> **INSTRUCTIONS TO FOLLOW**
Lines before the one containing "Let G = ⟨r,s | s⁻¹rsr=e, s²r⁻⁷=e, r¹⁴=e⟩." are left out; that line and all after it, through the end of the records, must be transcribed exactly.

> **GIVEN INFORMATION**
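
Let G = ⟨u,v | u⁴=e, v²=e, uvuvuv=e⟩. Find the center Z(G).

An element z ∈ Z(G) iff z commutes with every generator.
For example e is central: e·u = u = u·e; e·v = v = v·e.
Whereas u ∉ Z(G) since u·v = uv ≠ vu = v·u.
Checking each of the 24 elements this way gives Z(G) = {e}, of order 1.

Answer: {e}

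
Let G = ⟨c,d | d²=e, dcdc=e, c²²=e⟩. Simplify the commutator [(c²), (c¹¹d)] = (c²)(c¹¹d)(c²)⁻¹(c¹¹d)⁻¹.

[(c²), (c¹¹d)] = (c²)·(c¹¹d)·(c²)⁻¹·(c¹¹d)⁻¹.
  (c²) · (c¹¹d) = c¹³d
  (c¹³d) · (c²⁰) = c¹⁵d
  (c¹⁵d) · (c¹¹d) = c⁴

Answer: c⁴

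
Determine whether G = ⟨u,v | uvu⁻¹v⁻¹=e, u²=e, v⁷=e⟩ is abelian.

Each pair of generators commutes: u·v = uv = v·u. Since the generators pairwise commute, every element of G commutes with every other, so G is abelian.

Answer: Yes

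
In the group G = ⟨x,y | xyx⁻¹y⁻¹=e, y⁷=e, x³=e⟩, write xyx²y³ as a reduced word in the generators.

Multiply left to right, reducing at each step:
  x · y = xy
  (xy) · x² = y
  y · y³ = y⁴

Answer: y⁴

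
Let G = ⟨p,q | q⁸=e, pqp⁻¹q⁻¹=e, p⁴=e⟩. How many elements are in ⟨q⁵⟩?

|⟨q⁵⟩| equals the order of q⁵. Compute successive powers until reaching e:
  (q⁵)¹ = q⁵, (q⁵)² = q², (q⁵)³ = q⁷, (q⁵)⁴ = q⁴, (q⁵)⁵ = q, (q⁵)⁶ = q⁶, (q⁵)⁷ = q³, (q⁵)⁸ = e.
The smallest positive k with (q⁵)ᵏ = e is 8, so |⟨q⁵⟩| = 8.

Answer: 8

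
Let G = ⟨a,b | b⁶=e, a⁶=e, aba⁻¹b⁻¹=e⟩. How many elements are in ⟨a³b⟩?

|⟨a³b⟩| equals the order of a³b. Compute successive powers until reaching e:
  (a³b)¹ = a³b, (a³b)² = b², (a³b)³ = a³b³, (a³b)⁴ = b⁴, (a³b)⁵ = a³b⁵, (a³b)⁶ = e.
The smallest positive k with (a³b)ᵏ = e is 6, so |⟨a³b⟩| = 6.

Answer: 6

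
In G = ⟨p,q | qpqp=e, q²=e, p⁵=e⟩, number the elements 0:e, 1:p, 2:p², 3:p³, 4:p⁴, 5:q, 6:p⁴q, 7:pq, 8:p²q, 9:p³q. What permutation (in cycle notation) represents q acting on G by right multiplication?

(0 5)(1 7)(2 8)(3 9)(4 6)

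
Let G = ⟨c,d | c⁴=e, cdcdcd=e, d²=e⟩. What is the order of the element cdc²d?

Compute successive powers until reaching e:
  (cdc²d)¹ = cdc²d, (cdc²d)² = e.
The smallest positive k with (cdc²d)ᵏ = e is 2.

Answer: 2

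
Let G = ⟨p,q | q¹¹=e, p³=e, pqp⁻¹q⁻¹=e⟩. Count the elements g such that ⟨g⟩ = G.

G is cyclic of order 33. An element generates G iff its order is 33, and a cyclic group of order 33 has exactly φ(33) = 20 such elements.

Answer: 20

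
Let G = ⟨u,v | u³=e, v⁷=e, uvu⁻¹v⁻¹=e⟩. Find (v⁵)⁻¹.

The order of (v⁵) is 7 (smallest k with (v⁵)ᵏ = e), so (v⁵)⁻¹ = (v⁵)⁶ = v².
Check: (v⁵) · (v²) → (v⁵) · v² = e, giving e as required.

Answer: v²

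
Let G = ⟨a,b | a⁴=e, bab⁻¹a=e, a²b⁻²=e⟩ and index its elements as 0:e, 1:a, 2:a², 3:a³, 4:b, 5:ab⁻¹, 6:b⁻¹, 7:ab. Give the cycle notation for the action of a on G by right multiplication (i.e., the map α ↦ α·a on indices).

(0 1 2 3)(4 5 6 7)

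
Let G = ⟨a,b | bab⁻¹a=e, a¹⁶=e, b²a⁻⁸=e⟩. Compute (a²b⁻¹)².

Compute successive powers of (a²b⁻¹), reducing at each step:
  (a²b⁻¹)²: (a²b⁻¹) · a² = b⁻¹;   (b⁻¹) · b⁻¹ = a⁸

Answer: a⁸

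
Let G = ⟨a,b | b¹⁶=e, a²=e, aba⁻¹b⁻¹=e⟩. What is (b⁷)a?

Compute (b⁷) · a by multiplying left to right and reducing via the relations at each step:
  (b⁷) · a = ab⁷

Answer: ab⁷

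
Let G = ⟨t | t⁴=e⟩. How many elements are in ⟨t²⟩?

|⟨t²⟩| equals the order of t². Compute successive powers until reaching e:
  (t²)¹ = t², (t²)² = e.
The smallest positive k with (t²)ᵏ = e is 2, so |⟨t²⟩| = 2.

Answer: 2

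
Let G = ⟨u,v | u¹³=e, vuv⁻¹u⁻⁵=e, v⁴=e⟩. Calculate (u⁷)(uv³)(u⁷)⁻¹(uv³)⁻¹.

[(u⁷), (uv³)] = (u⁷)·(uv³)·(u⁷)⁻¹·(uv³)⁻¹.
  (u⁷) · (uv³) = u⁸v³
  (u⁸v³) · (u⁶) = u⁴v³
  (u⁴v³) · (u⁸v) = u³

Answer: u³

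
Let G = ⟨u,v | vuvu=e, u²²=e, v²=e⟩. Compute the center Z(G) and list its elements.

An element z ∈ Z(G) iff z commutes with every generator.
For example u¹¹ is central: (u¹¹)·u = u¹² = u·(u¹¹); (u¹¹)·v = u¹¹v = v·(u¹¹).
Whereas u ∉ Z(G) since u·v = uv ≠ u²¹v = v·u.
Checking each of the 44 elements this way gives Z(G) = {e, u¹¹}, of order 2.

Answer: {e, u¹¹}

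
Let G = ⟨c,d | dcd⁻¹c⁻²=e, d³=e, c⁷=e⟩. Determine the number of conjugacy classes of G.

The conjugacy classes (representative and size) are:
  [e] (size 1), [c²] (size 3), [c⁵] (size 3), [d] (size 7), [d²] (size 7).
Class equation: 1 + 3 + 3 + 7 + 7 = 21 = |G|. So G has 5 conjugacy classes.

Answer: 5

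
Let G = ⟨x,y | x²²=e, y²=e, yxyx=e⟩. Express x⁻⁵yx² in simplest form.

Multiply left to right, reducing at each step:
  (x¹⁷) · y = x¹⁷y
  (x¹⁷y) · x² = x¹⁵y

Answer: x¹⁵y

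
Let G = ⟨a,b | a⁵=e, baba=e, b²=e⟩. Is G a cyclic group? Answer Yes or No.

Every cyclic group is abelian. But a·b = ab while b·a = a⁴b, so a·b ≠ b·a and G is not abelian. Hence G is not cyclic.

Answer: No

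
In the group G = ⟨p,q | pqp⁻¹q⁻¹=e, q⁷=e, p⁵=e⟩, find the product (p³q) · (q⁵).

Compute (p³q) · (q⁵) by multiplying left to right and reducing via the relations at each step:
  (p³q) · q⁵ = p³q⁶

Answer: p³q⁶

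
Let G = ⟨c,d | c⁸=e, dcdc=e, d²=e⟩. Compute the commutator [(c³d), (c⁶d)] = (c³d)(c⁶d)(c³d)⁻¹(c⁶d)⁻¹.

[(c³d), (c⁶d)] = (c³d)·(c⁶d)·(c³d)⁻¹·(c⁶d)⁻¹.
  (c³d) · (c⁶d) = c⁵
  (c⁵) · (c³d) = d
  d · (c⁶d) = c²

Answer: c²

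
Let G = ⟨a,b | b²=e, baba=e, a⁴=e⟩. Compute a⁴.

Compute successive powers of a, reducing at each step:
  a²: a · a = a²
  a³: (a²) · a = a³
  a⁴: (a³) · a = e

Answer: e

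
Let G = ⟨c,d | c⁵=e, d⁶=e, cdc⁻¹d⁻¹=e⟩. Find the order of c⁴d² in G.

Compute successive powers until reaching e:
  (c⁴d²)¹ = c⁴d², (c⁴d²)² = c³d⁴, (c⁴d²)³ = c², (c⁴d²)⁴ = cd², (c⁴d²)⁵ = d⁴, (c⁴d²)⁶ = c⁴, (c⁴d²)⁷ = c³d², (c⁴d²)⁸ = c²d⁴, (c⁴d²)⁹ = c, (c⁴d²)¹⁰ = d², (c⁴d²)¹¹ = c⁴d⁴, (c⁴d²)¹² = c³, (c⁴d²)¹³ = c²d², (c⁴d²)¹⁴ = cd⁴, (c⁴d²)¹⁵ = e.
The smallest positive k with (c⁴d²)ᵏ = e is 15.

Answer: 15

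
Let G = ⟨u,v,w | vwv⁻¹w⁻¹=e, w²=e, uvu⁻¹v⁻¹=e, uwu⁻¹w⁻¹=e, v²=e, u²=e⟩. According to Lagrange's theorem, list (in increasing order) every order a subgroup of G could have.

|G| = 8 = 2³. By Lagrange's theorem the order of any subgroup divides 8; the divisors of 8 are 1, 2, 4, 8.

Answer: 1, 2, 4, 8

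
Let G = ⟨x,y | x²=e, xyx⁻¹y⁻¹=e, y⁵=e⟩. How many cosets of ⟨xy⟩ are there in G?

First find ord(xy) by computing successive powers:
  (xy)¹ = xy, (xy)² = y², (xy)³ = xy³, (xy)⁴ = y⁴, (xy)⁵ = x, (xy)⁶ = y, (xy)⁷ = xy², (xy)⁸ = y³, (xy)⁹ = xy⁴, (xy)¹⁰ = e.
So |⟨xy⟩| = ord(xy) = 10. With |G| = 10, by Lagrange [G : ⟨xy⟩] = 10/10 = 1.

Answer: 1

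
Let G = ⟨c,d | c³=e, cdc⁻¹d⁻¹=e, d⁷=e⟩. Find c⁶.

Compute successive powers of c, reducing at each step:
  c²: c · c = c²
  c³: (c²) · c = e
  c⁴: e · c = c
  c⁵: c · c = c²
  c⁶: (c²) · c = e

Answer: e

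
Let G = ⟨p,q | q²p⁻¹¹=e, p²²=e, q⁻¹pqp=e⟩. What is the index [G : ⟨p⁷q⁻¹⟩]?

First find ord(p⁷q⁻¹) by computing successive powers:
  (p⁷q⁻¹)¹ = p⁷q⁻¹, (p⁷q⁻¹)² = p¹¹, (p⁷q⁻¹)³ = p⁷q, (p⁷q⁻¹)⁴ = e.
So |⟨p⁷q⁻¹⟩| = ord(p⁷q⁻¹) = 4. With |G| = 44, by Lagrange [G : ⟨p⁷q⁻¹⟩] = 44/4 = 11.

Answer: 11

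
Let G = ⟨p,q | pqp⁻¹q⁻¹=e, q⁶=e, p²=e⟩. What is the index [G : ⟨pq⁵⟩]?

First find ord(pq⁵) by computing successive powers:
  (pq⁵)¹ = pq⁵, (pq⁵)² = q⁴, (pq⁵)³ = pq³, (pq⁵)⁴ = q², (pq⁵)⁵ = pq, (pq⁵)⁶ = e.
So |⟨pq⁵⟩| = ord(pq⁵) = 6. With |G| = 12, by Lagrange [G : ⟨pq⁵⟩] = 12/6 = 2.

Answer: 2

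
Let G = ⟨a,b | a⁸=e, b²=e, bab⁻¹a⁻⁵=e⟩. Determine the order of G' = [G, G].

G' = [G, G] is generated by all commutators. The generator-pair commutators are: [a, b] = a⁴.
The subgroup they normally generate is {e, a⁴}, of order 2.
Check: |G/G'| = 16/2 = 8 is the order of the abelianisation.

Answer: 2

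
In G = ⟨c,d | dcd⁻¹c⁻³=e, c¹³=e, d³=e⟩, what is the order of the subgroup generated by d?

|⟨d⟩| equals the order of d. Compute successive powers until reaching e:
  d¹ = d, d² = d², d³ = e.
The smallest positive k with dᵏ = e is 3, so |⟨d⟩| = 3.

Answer: 3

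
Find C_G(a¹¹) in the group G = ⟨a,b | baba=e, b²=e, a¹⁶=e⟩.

⟨a¹¹⟩ ⊆ C_G(a¹¹) since powers of a¹¹ commute with a¹¹; so |C_G(a¹¹)| ≥ |⟨a¹¹⟩| = 16.
By orbit–stabilizer, |C_G(a¹¹)| = |G| / |conj. class of a¹¹| = 32 / 2 = 16.
The 16 elements commuting with a¹¹ are {e, a, a², a³, a⁴, a⁵, a⁶, a⁷, a⁸, a⁹, a¹⁰, a¹¹, a¹², a¹³, a¹⁴, a¹⁵}.

Answer: {e, a, a², a³, a⁴, a⁵, a⁶, a⁷, a⁸, a⁹, a¹⁰, a¹¹, a¹², a¹³, a¹⁴, a¹⁵}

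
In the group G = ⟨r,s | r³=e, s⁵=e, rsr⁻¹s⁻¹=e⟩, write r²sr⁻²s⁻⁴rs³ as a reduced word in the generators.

Multiply left to right, reducing at each step:
  (r²) · s = r²s
  (r²s) · r⁻² = s
  s · s⁻⁴ = s²
  (s²) · r = rs²
  (rs²) · s³ = r

Answer: r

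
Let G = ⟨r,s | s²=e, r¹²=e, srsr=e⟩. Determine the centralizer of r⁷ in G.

⟨r⁷⟩ ⊆ C_G(r⁷) since powers of r⁷ commute with r⁷; so |C_G(r⁷)| ≥ |⟨r⁷⟩| = 12.
By orbit–stabilizer, |C_G(r⁷)| = |G| / |conj. class of r⁷| = 24 / 2 = 12.
The 12 elements commuting with r⁷ are {e, r, r², r³, r⁴, r⁵, r⁶, r⁷, r⁸, r⁹, r¹⁰, r¹¹}.

Answer: {e, r, r², r³, r⁴, r⁵, r⁶, r⁷, r⁸, r⁹, r¹⁰, r¹¹}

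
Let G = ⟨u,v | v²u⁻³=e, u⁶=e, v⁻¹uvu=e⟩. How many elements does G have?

Enumerate words in the generators, reducing via the relations: the distinct elements are
  {e, u, v, uv, u², u³, u⁴, u⁵, u²v, v⁻¹, uv⁻¹, u²v⁻¹}.
No further products give new elements, so |G| = 12.

Answer: 12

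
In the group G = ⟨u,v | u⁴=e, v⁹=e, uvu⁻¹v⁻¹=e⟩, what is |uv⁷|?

Compute successive powers until reaching e:
  (uv⁷)¹ = uv⁷, (uv⁷)² = u²v⁵, (uv⁷)³ = u³v³, (uv⁷)⁴ = v, (uv⁷)⁵ = uv⁸, (uv⁷)⁶ = u²v⁶, (uv⁷)⁷ = u³v⁴, (uv⁷)⁸ = v², (uv⁷)⁹ = u, (uv⁷)¹⁰ = u²v⁷, (uv⁷)¹¹ = u³v⁵, (uv⁷)¹² = v³, (uv⁷)¹³ = uv, (uv⁷)¹⁴ = u²v⁸, (uv⁷)¹⁵ = u³v⁶, (uv⁷)¹⁶ = v⁴, (uv⁷)¹⁷ = uv², (uv⁷)¹⁸ = u², (uv⁷)¹⁹ = u³v⁷, (uv⁷)²⁰ = v⁵, (uv⁷)²¹ = uv³, (uv⁷)²² = u²v, (uv⁷)²³ = u³v⁸, (uv⁷)²⁴ = v⁶, (uv⁷)²⁵ = uv⁴, (uv⁷)²⁶ = u²v², (uv⁷)²⁷ = u³, (uv⁷)²⁸ = v⁷, (uv⁷)²⁹ = uv⁵, (uv⁷)³⁰ = u²v³, (uv⁷)³¹ = u³v, (uv⁷)³² = v⁸, (uv⁷)³³ = uv⁶, (uv⁷)³⁴ = u²v⁴, (uv⁷)³⁵ = u³v², (uv⁷)³⁶ = e.
The smallest positive k with (uv⁷)ᵏ = e is 36.

Answer: 36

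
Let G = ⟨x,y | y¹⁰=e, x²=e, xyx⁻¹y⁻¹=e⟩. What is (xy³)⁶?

Compute successive powers of (xy³), reducing at each step:
  (xy³)²: (xy³) · x = y³;   (y³) · y³ = y⁶
  (xy³)³: (y⁶) · x = xy⁶;   (xy⁶) · y³ = xy⁹
  (xy³)⁴: (xy⁹) · x = y⁹;   (y⁹) · y³ = y²
  (xy³)⁵: (y²) · x = xy²;   (xy²) · y³ = xy⁵
  (xy³)⁶: (xy⁵) · x = y⁵;   (y⁵) · y³ = y⁸

Answer: y⁸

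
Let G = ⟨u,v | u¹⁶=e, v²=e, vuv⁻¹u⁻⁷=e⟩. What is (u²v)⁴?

Compute successive powers of (u²v), reducing at each step:
  (u²v)²: (u²v) · u² = v;   v · v = e
  (u²v)³: e · u² = u²;   (u²) · v = u²v
  (u²v)⁴: (u²v) · u² = v;   v · v = e

Answer: e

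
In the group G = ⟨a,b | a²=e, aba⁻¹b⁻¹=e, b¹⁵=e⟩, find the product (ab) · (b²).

Compute (ab) · (b²) by multiplying left to right and reducing via the relations at each step:
  (ab) · b² = ab³

Answer: ab³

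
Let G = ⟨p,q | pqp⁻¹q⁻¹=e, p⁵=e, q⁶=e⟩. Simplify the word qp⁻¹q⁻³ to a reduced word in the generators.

Multiply left to right, reducing at each step:
  q · p⁻¹ = p⁴q
  (p⁴q) · q⁻³ = p⁴q⁴

Answer: p⁴q⁴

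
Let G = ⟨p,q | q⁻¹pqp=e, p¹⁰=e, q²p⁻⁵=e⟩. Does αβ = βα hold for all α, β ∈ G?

p·q = pq but q·p = p⁴q⁻¹, so p·q ≠ q·p and G is not abelian.

Answer: No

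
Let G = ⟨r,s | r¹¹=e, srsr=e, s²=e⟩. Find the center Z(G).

An element z ∈ Z(G) iff z commutes with every generator.
For example e is central: e·r = r = r·e; e·s = s = s·e.
Whereas r ∉ Z(G) since r·s = rs ≠ r¹⁰s = s·r.
Checking each of the 22 elements this way gives Z(G) = {e}, of order 1.

Answer: {e}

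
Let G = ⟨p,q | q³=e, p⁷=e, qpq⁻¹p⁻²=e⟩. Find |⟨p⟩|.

|⟨p⟩| equals the order of p. Compute successive powers until reaching e:
  p¹ = p, p² = p², p³ = p³, p⁴ = p⁴, p⁵ = p⁵, p⁶ = p⁶, p⁷ = e.
The smallest positive k with pᵏ = e is 7, so |⟨p⟩| = 7.

Answer: 7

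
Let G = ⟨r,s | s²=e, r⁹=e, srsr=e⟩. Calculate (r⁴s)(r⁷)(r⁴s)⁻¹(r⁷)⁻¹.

[(r⁴s), (r⁷)] = (r⁴s)·(r⁷)·(r⁴s)⁻¹·(r⁷)⁻¹.
  (r⁴s) · (r⁷) = r⁶s
  (r⁶s) · (r⁴s) = r²
  (r²) · (r²) = r⁴

Answer: r⁴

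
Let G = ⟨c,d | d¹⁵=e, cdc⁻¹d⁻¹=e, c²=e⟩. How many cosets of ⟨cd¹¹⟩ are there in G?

First find ord(cd¹¹) by computing successive powers:
  (cd¹¹)¹ = cd¹¹, (cd¹¹)² = d⁷, (cd¹¹)³ = cd³, (cd¹¹)⁴ = d¹⁴, (cd¹¹)⁵ = cd¹⁰, (cd¹¹)⁶ = d⁶, (cd¹¹)⁷ = cd², (cd¹¹)⁸ = d¹³, (cd¹¹)⁹ = cd⁹, (cd¹¹)¹⁰ = d⁵, (cd¹¹)¹¹ = cd, (cd¹¹)¹² = d¹², (cd¹¹)¹³ = cd⁸, (cd¹¹)¹⁴ = d⁴, (cd¹¹)¹⁵ = c, (cd¹¹)¹⁶ = d¹¹, (cd¹¹)¹⁷ = cd⁷, (cd¹¹)¹⁸ = d³, (cd¹¹)¹⁹ = cd¹⁴, (cd¹¹)²⁰ = d¹⁰, (cd¹¹)²¹ = cd⁶, (cd¹¹)²² = d², (cd¹¹)²³ = cd¹³, (cd¹¹)²⁴ = d⁹, (cd¹¹)²⁵ = cd⁵, (cd¹¹)²⁶ = d, (cd¹¹)²⁷ = cd¹², (cd¹¹)²⁸ = d⁸, (cd¹¹)²⁹ = cd⁴, (cd¹¹)³⁰ = e.
So |⟨cd¹¹⟩| = ord(cd¹¹) = 30. With |G| = 30, by Lagrange [G : ⟨cd¹¹⟩] = 30/30 = 1.

Answer: 1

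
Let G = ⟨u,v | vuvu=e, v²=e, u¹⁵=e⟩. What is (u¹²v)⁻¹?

The order of (u¹²v) is 2 (smallest k with (u¹²v)ᵏ = e), so (u¹²v)⁻¹ = (u¹²v)¹ = u¹²v.
Check: (u¹²v) · (u¹²v) → (u¹²v) · u¹² = v;   v · v = e, giving e as required.

Answer: u¹²v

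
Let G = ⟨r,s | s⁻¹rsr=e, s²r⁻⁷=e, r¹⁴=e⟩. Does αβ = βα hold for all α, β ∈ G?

r·s = rs but s·r = r⁶s⁻¹, so r·s ≠ s·r and G is not abelian.

Answer: No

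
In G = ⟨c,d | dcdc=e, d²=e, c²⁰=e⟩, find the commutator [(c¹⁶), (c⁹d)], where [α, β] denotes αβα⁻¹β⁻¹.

[(c¹⁶), (c⁹d)] = (c¹⁶)·(c⁹d)·(c¹⁶)⁻¹·(c⁹d)⁻¹.
  (c¹⁶) · (c⁹d) = c⁵d
  (c⁵d) · (c⁴) = cd
  (cd) · (c⁹d) = c¹²

Answer: c¹²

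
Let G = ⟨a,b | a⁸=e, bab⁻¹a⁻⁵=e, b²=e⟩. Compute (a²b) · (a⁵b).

Compute (a²b) · (a⁵b) by multiplying left to right and reducing via the relations at each step:
  (a²b) · a⁵ = a³b
  (a³b) · b = a³

Answer: a³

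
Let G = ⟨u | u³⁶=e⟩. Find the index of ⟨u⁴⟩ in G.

First find ord(u⁴) by computing successive powers:
  (u⁴)¹ = u⁴, (u⁴)² = u⁸, (u⁴)³ = u¹², (u⁴)⁴ = u¹⁶, (u⁴)⁵ = u²⁰, (u⁴)⁶ = u²⁴, (u⁴)⁷ = u²⁸, (u⁴)⁸ = u³², (u⁴)⁹ = e.
So |⟨u⁴⟩| = ord(u⁴) = 9. With |G| = 36, by Lagrange [G : ⟨u⁴⟩] = 36/9 = 4.

Answer: 4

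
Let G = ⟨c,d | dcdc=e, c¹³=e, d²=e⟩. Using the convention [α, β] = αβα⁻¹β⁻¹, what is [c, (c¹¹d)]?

[c, (c¹¹d)] = c·(c¹¹d)·c⁻¹·(c¹¹d)⁻¹.
  c · (c¹¹d) = c¹²d
  (c¹²d) · (c¹²) = d
  d · (c¹¹d) = c²

Answer: c²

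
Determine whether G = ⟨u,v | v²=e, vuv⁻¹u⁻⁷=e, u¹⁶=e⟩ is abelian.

u·v = uv but v·u = u⁷v, so u·v ≠ v·u and G is not abelian.

Answer: No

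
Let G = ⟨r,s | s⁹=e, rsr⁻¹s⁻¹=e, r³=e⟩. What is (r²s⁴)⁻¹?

The order of (r²s⁴) is 9 (smallest k with (r²s⁴)ᵏ = e), so (r²s⁴)⁻¹ = (r²s⁴)⁸ = rs⁵.
Check: (r²s⁴) · (rs⁵) → (r²s⁴) · r = s⁴;   (s⁴) · s⁵ = e, giving e as required.

Answer: rs⁵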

> **EXPECTED ANSWER**
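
Let G = ⟨r,s | s⁻¹rsr=e, s²r⁻⁷=e, r¹⁴=e⟩. Does αβ = βα hold for all α, β ∈ G?

r·s = rs but s·r = r⁶s⁻¹, so r·s ≠ s·r and G is not abelian.

Answer: No

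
In G = ⟨c,d | dcdc=e, d²=e, c²⁰=e⟩, find the commutator [(c¹⁶), (c⁹d)], where [α, β] denotes αβα⁻¹β⁻¹.

[(c¹⁶), (c⁹d)] = (c¹⁶)·(c⁹d)·(c¹⁶)⁻¹·(c⁹d)⁻¹.
  (c¹⁶) · (c⁹d) = c⁵d
  (c⁵d) · (c⁴) = cd
  (cd) · (c⁹d) = c¹²

Answer: c¹²

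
Let G = ⟨a,b | a⁸=e, bab⁻¹a⁻⁵=e, b²=e⟩. Compute (a²b) · (a⁵b).

Compute (a²b) · (a⁵b) by multiplying left to right and reducing via the relations at each step:
  (a²b) · a⁵ = a³b
  (a³b) · b = a³

Answer: a³

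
Let G = ⟨u | u³⁶=e⟩. Find the index of ⟨u⁴⟩ in G.

First find ord(u⁴) by computing successive powers:
  (u⁴)¹ = u⁴, (u⁴)² = u⁸, (u⁴)³ = u¹², (u⁴)⁴ = u¹⁶, (u⁴)⁵ = u²⁰, (u⁴)⁶ = u²⁴, (u⁴)⁷ = u²⁸, (u⁴)⁸ = u³², (u⁴)⁹ = e.
So |⟨u⁴⟩| = ord(u⁴) = 9. With |G| = 36, by Lagrange [G : ⟨u⁴⟩] = 36/9 = 4.

Answer: 4

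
Let G = ⟨c,d | dcdc=e, c¹³=e, d²=e⟩. Using the convention [α, β] = αβα⁻¹β⁻¹, what is [c, (c¹¹d)]?

[c, (c¹¹d)] = c·(c¹¹d)·c⁻¹·(c¹¹d)⁻¹.
  c · (c¹¹d) = c¹²d
  (c¹²d) · (c¹²) = d
  d · (c¹¹d) = c²

Answer: c²

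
Determine whether G = ⟨u,v | v²=e, vuv⁻¹u⁻⁷=e, u¹⁶=e⟩ is abelian.

u·v = uv but v·u = u⁷v, so u·v ≠ v·u and G is not abelian.

Answer: No

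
Let G = ⟨r,s | s⁹=e, rsr⁻¹s⁻¹=e, r³=e⟩. What is (r²s⁴)⁻¹?

The order of (r²s⁴) is 9 (smallest k with (r²s⁴)ᵏ = e), so (r²s⁴)⁻¹ = (r²s⁴)⁸ = rs⁵.
Check: (r²s⁴) · (rs⁵) → (r²s⁴) · r = s⁴;   (s⁴) · s⁵ = e, giving e as required.

Answer: rs⁵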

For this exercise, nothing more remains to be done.